| Collection entries |
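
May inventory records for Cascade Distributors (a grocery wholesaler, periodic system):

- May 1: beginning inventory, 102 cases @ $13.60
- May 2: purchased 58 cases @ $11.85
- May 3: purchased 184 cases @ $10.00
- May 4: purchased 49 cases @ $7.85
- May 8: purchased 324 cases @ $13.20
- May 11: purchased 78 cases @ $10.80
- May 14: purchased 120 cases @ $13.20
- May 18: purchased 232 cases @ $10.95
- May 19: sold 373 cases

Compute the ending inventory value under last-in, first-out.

May 19, 373 sold [LIFO — newest first]: 232 @ $10.95 + 120 @ $13.20 + 21 @ $10.80 = $4,351.20
Ending inventory: 102 @ $13.60 + 58 @ $11.85 + 184 @ $10.00 + 49 @ $7.85 + 324 @ $13.20 + 57 @ $10.80 = $9,191.55
Check: goods available $13,542.75 = COGS $4,351.20 + ending $9,191.55

Ending inventory = $9,191.55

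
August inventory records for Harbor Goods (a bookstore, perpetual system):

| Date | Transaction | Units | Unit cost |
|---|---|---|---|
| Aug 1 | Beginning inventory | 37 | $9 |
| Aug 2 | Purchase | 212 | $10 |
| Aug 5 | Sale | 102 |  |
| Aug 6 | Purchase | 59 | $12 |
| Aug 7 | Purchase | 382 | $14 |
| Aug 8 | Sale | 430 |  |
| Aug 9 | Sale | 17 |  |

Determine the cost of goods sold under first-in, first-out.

COGS = $6,535

Aug 5, 102 sold [FIFO — oldest first]: 37 @ $9 + 65 @ $10 = $983
Aug 8, 430 sold [FIFO — oldest first]: 147 @ $10 + 59 @ $12 + 224 @ $14 = $5,314
Aug 9, 17 sold [FIFO — oldest first]: 17 @ $14 = $238
Total COGS = $983 + $5,314 + $238 = $6,535
Ending inventory: 141 @ $14 = $1,974
Check: goods available $8,509 = COGS $6,535 + ending $1,974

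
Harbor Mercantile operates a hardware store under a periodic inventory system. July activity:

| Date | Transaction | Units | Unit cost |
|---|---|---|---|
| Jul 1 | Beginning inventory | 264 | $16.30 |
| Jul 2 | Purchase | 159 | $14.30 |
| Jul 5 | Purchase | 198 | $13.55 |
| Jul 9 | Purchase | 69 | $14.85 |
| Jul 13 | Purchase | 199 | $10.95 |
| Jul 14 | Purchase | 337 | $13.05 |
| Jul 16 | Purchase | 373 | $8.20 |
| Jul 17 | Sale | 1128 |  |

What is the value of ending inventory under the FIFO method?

Jul 17, 1128 sold [FIFO — oldest first]: 264 @ $16.30 + 159 @ $14.30 + 198 @ $13.55 + 69 @ $14.85 + 199 @ $10.95 + 239 @ $13.05 = $15,582.45
Ending inventory: 98 @ $13.05 + 373 @ $8.20 = $4,337.50
Check: goods available $19,919.95 = COGS $15,582.45 + ending $4,337.50

Ending inventory = $4,337.50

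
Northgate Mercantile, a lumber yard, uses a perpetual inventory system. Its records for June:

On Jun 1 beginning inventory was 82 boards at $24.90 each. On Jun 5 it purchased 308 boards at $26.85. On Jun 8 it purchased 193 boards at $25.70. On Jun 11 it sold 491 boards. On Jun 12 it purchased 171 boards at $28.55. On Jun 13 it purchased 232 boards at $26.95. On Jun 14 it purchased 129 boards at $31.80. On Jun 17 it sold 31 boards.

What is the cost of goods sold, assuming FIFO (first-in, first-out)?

COGS = $13,704.00

Jun 11, 491 sold [FIFO — oldest first]: 82 @ $24.90 + 308 @ $26.85 + 101 @ $25.70 = $12,907.30
Jun 17, 31 sold [FIFO — oldest first]: 31 @ $25.70 = $796.70
Total COGS = $12,907.30 + $796.70 = $13,704.00
Ending inventory: 61 @ $25.70 + 171 @ $28.55 + 232 @ $26.95 + 129 @ $31.80 = $16,804.35
Check: goods available $30,508.35 = COGS $13,704.00 + ending $16,804.35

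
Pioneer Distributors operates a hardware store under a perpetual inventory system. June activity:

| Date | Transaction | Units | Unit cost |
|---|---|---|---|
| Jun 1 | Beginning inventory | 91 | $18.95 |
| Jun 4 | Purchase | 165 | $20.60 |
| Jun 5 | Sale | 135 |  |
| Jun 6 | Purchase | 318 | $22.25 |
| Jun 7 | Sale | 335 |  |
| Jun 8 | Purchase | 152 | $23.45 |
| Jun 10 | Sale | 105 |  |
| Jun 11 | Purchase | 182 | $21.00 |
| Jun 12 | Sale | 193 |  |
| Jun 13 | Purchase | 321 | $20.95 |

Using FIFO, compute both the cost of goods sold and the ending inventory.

Jun 5, 135 sold [FIFO — oldest first]: 91 @ $18.95 + 44 @ $20.60 = $2,630.85
Jun 7, 335 sold [FIFO — oldest first]: 121 @ $20.60 + 214 @ $22.25 = $7,254.10
Jun 10, 105 sold [FIFO — oldest first]: 104 @ $22.25 + 1 @ $23.45 = $2,337.45
Jun 12, 193 sold [FIFO — oldest first]: 151 @ $23.45 + 42 @ $21.00 = $4,422.95
Total COGS = $2,630.85 + $7,254.10 + $2,337.45 + $4,422.95 = $16,645.35
Ending inventory: 140 @ $21.00 + 321 @ $20.95 = $9,664.95

COGS = $16,645.35; ending inventory = $9,664.95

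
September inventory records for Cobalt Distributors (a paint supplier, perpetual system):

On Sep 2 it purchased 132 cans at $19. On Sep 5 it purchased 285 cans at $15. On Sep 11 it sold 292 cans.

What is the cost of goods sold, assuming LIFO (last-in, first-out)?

Sep 11, 292 sold [LIFO — newest first]: 285 @ $15 + 7 @ $19 = $4,408
Ending inventory: 125 @ $19 = $2,375

COGS = $4,408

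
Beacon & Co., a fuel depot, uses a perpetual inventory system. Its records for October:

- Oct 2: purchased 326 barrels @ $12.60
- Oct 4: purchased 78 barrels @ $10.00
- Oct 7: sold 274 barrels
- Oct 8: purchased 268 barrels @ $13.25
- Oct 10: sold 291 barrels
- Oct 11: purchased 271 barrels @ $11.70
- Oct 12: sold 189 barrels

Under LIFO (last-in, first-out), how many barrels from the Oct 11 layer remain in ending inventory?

82

Oct 7, 274 sold [LIFO — newest first]: 78 @ $10.00 + 196 @ $12.60 = $3,249.60
Oct 10, 291 sold [LIFO — newest first]: 268 @ $13.25 + 23 @ $12.60 = $3,840.80
Oct 12, 189 sold [LIFO — newest first]: 189 @ $11.70 = $2,211.30
Total COGS = $3,249.60 + $3,840.80 + $2,211.30 = $9,301.70
Ending inventory: 107 @ $12.60 + 82 @ $11.70 = $2,307.60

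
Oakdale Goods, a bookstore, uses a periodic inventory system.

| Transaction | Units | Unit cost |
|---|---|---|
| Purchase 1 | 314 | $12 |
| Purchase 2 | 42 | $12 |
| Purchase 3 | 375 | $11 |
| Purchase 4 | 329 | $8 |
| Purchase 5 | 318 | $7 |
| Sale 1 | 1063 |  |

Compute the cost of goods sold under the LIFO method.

COGS = $9,475

Sale 1 (1063) [LIFO — newest first]: 318 @ $7 + 329 @ $8 + 375 @ $11 + 41 @ $12 = $9,475
Ending inventory: 314 @ $12 + 1 @ $12 = $3,780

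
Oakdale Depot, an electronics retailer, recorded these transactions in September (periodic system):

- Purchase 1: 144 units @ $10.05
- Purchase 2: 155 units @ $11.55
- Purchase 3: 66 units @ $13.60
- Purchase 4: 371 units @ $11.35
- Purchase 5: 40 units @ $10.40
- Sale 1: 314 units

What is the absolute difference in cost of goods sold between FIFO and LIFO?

FIFO COGS: 144 @ $10.05 + 155 @ $11.55 + 15 @ $13.60 = $3,441.45
LIFO COGS: 40 @ $10.40 + 274 @ $11.35 = $3,525.90
Difference = |$3,441.45 − $3,525.90| = $84.45

$84.45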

| WHAT THE EXERCISE ASKS |
Read the entries above, then pull out the lines that include "Mercantile".

| PROBLEM SOLUTION |
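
Harbor Mercantile operates a hardware store under a periodic inventory system. July activity:
Northgate Mercantile, a lumber yard, uses a perpetual inventory system. Its records for June: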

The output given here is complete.